Content starts
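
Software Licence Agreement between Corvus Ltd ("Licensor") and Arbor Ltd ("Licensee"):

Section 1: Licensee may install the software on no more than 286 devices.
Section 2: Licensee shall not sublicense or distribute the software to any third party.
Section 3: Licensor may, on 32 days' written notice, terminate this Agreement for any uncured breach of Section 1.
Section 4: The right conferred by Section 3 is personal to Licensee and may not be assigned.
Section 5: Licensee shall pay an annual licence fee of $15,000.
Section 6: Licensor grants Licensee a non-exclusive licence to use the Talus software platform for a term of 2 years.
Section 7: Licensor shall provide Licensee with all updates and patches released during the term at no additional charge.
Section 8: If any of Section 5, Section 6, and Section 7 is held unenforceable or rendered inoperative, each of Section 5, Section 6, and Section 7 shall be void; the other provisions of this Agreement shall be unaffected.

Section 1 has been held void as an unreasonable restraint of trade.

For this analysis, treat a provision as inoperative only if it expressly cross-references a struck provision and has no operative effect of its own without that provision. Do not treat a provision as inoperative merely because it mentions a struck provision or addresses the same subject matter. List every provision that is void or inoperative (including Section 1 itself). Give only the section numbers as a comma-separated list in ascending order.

Section 1 is struck. Section 3 operates only by reference to Section 1, so it falls with Section 1. Section 4 merely fixes the non-assignment of Section 3; with Section 3 gone it has nothing to operate on and falls away. Section 8 ties Section 5, Section 6, and Section 7 together, but none of those is affected here; the remaining provisions continue in force under Section 8. That leaves Section 2, Section 5, Section 6, Section 7, and Section 8 in effect.

1, 3, 4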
Content ends
Instructions for the task »
Above this instruction are the records; retype exactly the lines from the one containing "Section 6: Licensor" up to and including the one containing "Section 7: Licensor".

Exercise output »
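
Section 6: Licensor grants Licensee a non-exclusive licence to use the Talus software platform for a term of 2 years.
Section 7: Licensor shall provide Licensee with all updates and patches released during the term at no additional charge.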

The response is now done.